Collected data
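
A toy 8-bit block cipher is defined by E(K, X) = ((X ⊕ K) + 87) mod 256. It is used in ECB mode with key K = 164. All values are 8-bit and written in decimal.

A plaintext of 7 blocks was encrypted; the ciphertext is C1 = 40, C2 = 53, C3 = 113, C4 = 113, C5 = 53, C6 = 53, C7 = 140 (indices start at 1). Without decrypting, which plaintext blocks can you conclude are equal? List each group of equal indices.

ECB encrypts each block independently with the same key, so equal ciphertext blocks imply equal plaintext blocks.
C2 = C5 = C6 = 53, so P2 = P5 = P6.
C3 = C4 = 113, so P3 = P4.

P2 = P5 = P6; P3 = P4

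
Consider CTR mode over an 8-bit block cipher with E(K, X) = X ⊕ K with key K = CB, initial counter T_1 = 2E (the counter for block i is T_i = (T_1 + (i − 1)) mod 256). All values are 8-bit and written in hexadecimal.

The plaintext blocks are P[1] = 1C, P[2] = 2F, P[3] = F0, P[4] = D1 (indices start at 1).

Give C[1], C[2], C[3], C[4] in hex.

C[1] = F9, C[2] = CB, C[3] = 0B, C[4] = 2B

CTR encryption: S_i = E(K, T_i) where T_i is the counter for block i; C_i = P_i ⊕ S_i.
C[1]: T = 2E, S = E(K, T) = E5; 1C ⊕ E5 = F9.
C[2]: T = 2F, S = E(K, T) = E4; 2F ⊕ E4 = CB.
C[3]: T = 30, S = E(K, T) = FB; F0 ⊕ FB = 0B.
C[4]: T = 31, S = E(K, T) = FA; D1 ⊕ FA = 2B.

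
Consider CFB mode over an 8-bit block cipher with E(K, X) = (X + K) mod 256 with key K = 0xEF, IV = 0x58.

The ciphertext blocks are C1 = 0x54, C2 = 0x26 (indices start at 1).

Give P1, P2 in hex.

CFB decryption: P_i = C_i ⊕ E(K, C_{i−1}), with C_{0} = IV.
P1: E(K, 0x58) = 0x47; 0x54 ⊕ 0x47 = 0x13.
P2: E(K, 0x54) = 0x43; 0x26 ⊕ 0x43 = 0x65.

P1 = 0x13, P2 = 0x65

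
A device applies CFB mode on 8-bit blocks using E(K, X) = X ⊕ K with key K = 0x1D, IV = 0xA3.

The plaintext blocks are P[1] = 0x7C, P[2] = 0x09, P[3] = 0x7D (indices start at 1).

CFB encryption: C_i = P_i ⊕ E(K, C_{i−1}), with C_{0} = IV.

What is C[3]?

C[1]: E(K, 0xA3) = 0xBE; 0x7C ⊕ 0xBE = 0xC2.
C[2]: E(K, 0xC2) = 0xDF; 0x09 ⊕ 0xDF = 0xD6.
C[3]: E(K, 0xD6) = 0xCB; 0x7D ⊕ 0xCB = 0xB6.

C[3] = 0xB6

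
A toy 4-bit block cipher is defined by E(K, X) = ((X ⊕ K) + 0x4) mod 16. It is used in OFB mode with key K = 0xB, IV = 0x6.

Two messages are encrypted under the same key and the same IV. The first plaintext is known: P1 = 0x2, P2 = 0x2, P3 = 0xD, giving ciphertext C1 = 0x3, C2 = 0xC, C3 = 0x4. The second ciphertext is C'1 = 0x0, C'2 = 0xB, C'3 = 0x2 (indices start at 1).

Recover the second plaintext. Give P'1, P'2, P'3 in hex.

P'1 = 0x1, P'2 = 0x5, P'3 = 0xB

In OFB with a reused IV, both messages share the same keystream S_i, so C_i ⊕ C'_i = P_i ⊕ P'_i and thus P'_i = P_i ⊕ C_i ⊕ C'_i.
P'1: 0x2 ⊕ 0x3 ⊕ 0x0 = 0x1.
P'2: 0x2 ⊕ 0xC ⊕ 0xB = 0x5.
P'3: 0xD ⊕ 0x4 ⊕ 0x2 = 0xB.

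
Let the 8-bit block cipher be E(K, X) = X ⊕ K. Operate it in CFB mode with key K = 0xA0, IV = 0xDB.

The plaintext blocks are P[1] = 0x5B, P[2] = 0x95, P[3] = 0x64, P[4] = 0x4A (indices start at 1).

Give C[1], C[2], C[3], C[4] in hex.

CFB encryption: C_i = P_i ⊕ E(K, C_{i−1}), with C_{0} = IV.
C[1]: E(K, 0xDB) = 0x7B; 0x5B ⊕ 0x7B = 0x20.
C[2]: E(K, 0x20) = 0x80; 0x95 ⊕ 0x80 = 0x15.
C[3]: E(K, 0x15) = 0xB5; 0x64 ⊕ 0xB5 = 0xD1.
C[4]: E(K, 0xD1) = 0x71; 0x4A ⊕ 0x71 = 0x3B.

C[1] = 0x20, C[2] = 0x15, C[3] = 0xD1, C[4] = 0x3B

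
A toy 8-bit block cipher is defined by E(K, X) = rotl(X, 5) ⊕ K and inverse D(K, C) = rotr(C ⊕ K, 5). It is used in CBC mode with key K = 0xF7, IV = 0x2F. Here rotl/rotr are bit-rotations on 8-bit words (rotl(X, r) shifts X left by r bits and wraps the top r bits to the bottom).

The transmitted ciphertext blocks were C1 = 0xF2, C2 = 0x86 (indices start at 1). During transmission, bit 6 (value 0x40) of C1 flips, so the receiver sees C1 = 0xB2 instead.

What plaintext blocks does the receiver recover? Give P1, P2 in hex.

CBC decryption: P_i = D(K, C_i) ⊕ C_{i−1}, with C_{0} = IV.
Only C1 changed, to 0xB2. In CBC, a change in C_i garbles P_i and flips the same bit in P_{i+1}. Decrypting the received ciphertext:
P1: D(K, 0xB2) = 0x2A; 0x2A ⊕ 0x2F = 0x05.
P2: D(K, 0x86) = 0x8B; 0x8B ⊕ 0xB2 = 0x39.
Blocks that differ from the original plaintext: P1, P2.

P1 = 0x05, P2 = 0x39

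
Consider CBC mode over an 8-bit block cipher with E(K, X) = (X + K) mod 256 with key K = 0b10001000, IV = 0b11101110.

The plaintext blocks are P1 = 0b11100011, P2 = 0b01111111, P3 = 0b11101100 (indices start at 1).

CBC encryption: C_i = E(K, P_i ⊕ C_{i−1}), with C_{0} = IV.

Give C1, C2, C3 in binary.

C1: P1 ⊕ 0b11101110 = 0b00001101; E(K, 0b00001101) = 0b10010101.
C2: P2 ⊕ 0b10010101 = 0b11101010; E(K, 0b11101010) = 0b01110010.
C3: P3 ⊕ 0b01110010 = 0b10011110; E(K, 0b10011110) = 0b00100110.

C1 = 0b10010101, C2 = 0b01110010, C3 = 0b00100110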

REQUIRED WORK: Set every entry down verbatim.

TASK RESPONSE:
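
A toy 8-bit block cipher is defined by E(K, X) = ((X ⊕ K) + 87) mod 256. It is used in ECB mode with key K = 164. All values are 8-bit and written in decimal.

A plaintext of 7 blocks was encrypted; the ciphertext is C1 = 40, C2 = 53, C3 = 113, C4 = 113, C5 = 53, C6 = 53, C7 = 140 (indices start at 1). Without decrypting, which plaintext blocks can you conclude are equal? List each group of equal indices.

ECB encrypts each block independently with the same key, so equal ciphertext blocks imply equal plaintext blocks.
C2 = C5 = C6 = 53, so P2 = P5 = P6.
C3 = C4 = 113, so P3 = P4.

P2 = P5 = P6; P3 = P4

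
Consider CTR mode over an 8-bit block cipher with E(K, X) = X ⊕ K with key K = CB, initial counter T_1 = 2E (the counter for block i is T_i = (T_1 + (i − 1)) mod 256). All values are 8-bit and written in hexadecimal.

The plaintext blocks are P[1] = 1C, P[2] = 2F, P[3] = F0, P[4] = D1 (indices start at 1).

Give C[1], C[2], C[3], C[4] in hex.

C[1] = F9, C[2] = CB, C[3] = 0B, C[4] = 2B

CTR encryption: S_i = E(K, T_i) where T_i is the counter for block i; C_i = P_i ⊕ S_i.
C[1]: T = 2E, S = E(K, T) = E5; 1C ⊕ E5 = F9.
C[2]: T = 2F, S = E(K, T) = E4; 2F ⊕ E4 = CB.
C[3]: T = 30, S = E(K, T) = FB; F0 ⊕ FB = 0B.
C[4]: T = 31, S = E(K, T) = FA; D1 ⊕ FA = 2B.

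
Consider CFB mode over an 8-bit block cipher with E(K, X) = (X + K) mod 256 with key K = 0xEF, IV = 0x58.

The ciphertext blocks are C1 = 0x54, C2 = 0x26 (indices start at 1).

Give P1, P2 in hex.

CFB decryption: P_i = C_i ⊕ E(K, C_{i−1}), with C_{0} = IV.
P1: E(K, 0x58) = 0x47; 0x54 ⊕ 0x47 = 0x13.
P2: E(K, 0x54) = 0x43; 0x26 ⊕ 0x43 = 0x65.

P1 = 0x13, P2 = 0x65

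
A device applies CFB mode on 8-bit blocks using E(K, X) = X ⊕ K with key K = 0x1D, IV = 0xA3.

The plaintext blocks are P[1] = 0x7C, P[2] = 0x09, P[3] = 0x7D (indices start at 1).

CFB encryption: C_i = P_i ⊕ E(K, C_{i−1}), with C_{0} = IV.

What is C[3]?

C[1]: E(K, 0xA3) = 0xBE; 0x7C ⊕ 0xBE = 0xC2.
C[2]: E(K, 0xC2) = 0xDF; 0x09 ⊕ 0xDF = 0xD6.
C[3]: E(K, 0xD6) = 0xCB; 0x7D ⊕ 0xCB = 0xB6.

C[3] = 0xB6

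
A toy 4-bit block cipher is defined by E(K, X) = ((X ⊕ K) + 0x4) mod 16. It is used in OFB mode with key K = 0xB, IV = 0x6.

Two messages are encrypted under the same key and the same IV. The first plaintext is known: P1 = 0x2, P2 = 0x2, P3 = 0xD, giving ciphertext C1 = 0x3, C2 = 0xC, C3 = 0x4. The second ciphertext is C'1 = 0x0, C'2 = 0xB, C'3 = 0x2 (indices start at 1).

Recover the second plaintext. Give P'1, P'2, P'3 in hex.

P'1 = 0x1, P'2 = 0x5, P'3 = 0xB

In OFB with a reused IV, both messages share the same keystream S_i, so C_i ⊕ C'_i = P_i ⊕ P'_i and thus P'_i = P_i ⊕ C_i ⊕ C'_i.
P'1: 0x2 ⊕ 0x3 ⊕ 0x0 = 0x1.
P'2: 0x2 ⊕ 0xC ⊕ 0xB = 0x5.
P'3: 0xD ⊕ 0x4 ⊕ 0x2 = 0xB.

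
Let the 8-bit block cipher be E(K, X) = X ⊕ K. Operate it in CFB mode with key K = 0xA0, IV = 0xDB.

The plaintext blocks are P[1] = 0x5B, P[2] = 0x95, P[3] = 0x64, P[4] = 0x4A (indices start at 1).

Give C[1], C[2], C[3], C[4] in hex.

CFB encryption: C_i = P_i ⊕ E(K, C_{i−1}), with C_{0} = IV.
C[1]: E(K, 0xDB) = 0x7B; 0x5B ⊕ 0x7B = 0x20.
C[2]: E(K, 0x20) = 0x80; 0x95 ⊕ 0x80 = 0x15.
C[3]: E(K, 0x15) = 0xB5; 0x64 ⊕ 0xB5 = 0xD1.
C[4]: E(K, 0xD1) = 0x71; 0x4A ⊕ 0x71 = 0x3B.

C[1] = 0x20, C[2] = 0x15, C[3] = 0xD1, C[4] = 0x3B

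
A toy 8-bit block cipher is defined by E(K, X) = rotl(X, 5) ⊕ K and inverse D(K, C) = rotr(C ⊕ K, 5). It is used in CBC mode with key K = 0xF7, IV = 0x2F. Here rotl/rotr are bit-rotations on 8-bit words (rotl(X, r) shifts X left by r bits and wraps the top r bits to the bottom).

The transmitted ciphertext blocks were C1 = 0xF2, C2 = 0x86 (indices start at 1). During transmission, bit 6 (value 0x40) of C1 flips, so the receiver sees C1 = 0xB2 instead.

What plaintext blocks does the receiver recover? Give P1, P2 in hex.

CBC decryption: P_i = D(K, C_i) ⊕ C_{i−1}, with C_{0} = IV.
Only C1 changed, to 0xB2. In CBC, a change in C_i garbles P_i and flips the same bit in P_{i+1}. Decrypting the received ciphertext:
P1: D(K, 0xB2) = 0x2A; 0x2A ⊕ 0x2F = 0x05.
P2: D(K, 0x86) = 0x8B; 0x8B ⊕ 0xB2 = 0x39.
Blocks that differ from the original plaintext: P1, P2.

P1 = 0x05, P2 = 0x39

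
Consider CBC mode over an 8-bit block cipher with E(K, X) = (X + K) mod 256 with key K = 0b10001000, IV = 0b11101110.

The plaintext blocks are P1 = 0b11100011, P2 = 0b01111111, P3 = 0b11101100 (indices start at 1).

CBC encryption: C_i = E(K, P_i ⊕ C_{i−1}), with C_{0} = IV.

Give C1, C2, C3 in binary.

C1: P1 ⊕ 0b11101110 = 0b00001101; E(K, 0b00001101) = 0b10010101.
C2: P2 ⊕ 0b10010101 = 0b11101010; E(K, 0b11101010) = 0b01110010.
C3: P3 ⊕ 0b01110010 = 0b10011110; E(K, 0b10011110) = 0b00100110.

C1 = 0b10010101, C2 = 0b01110010, C3 = 0b00100110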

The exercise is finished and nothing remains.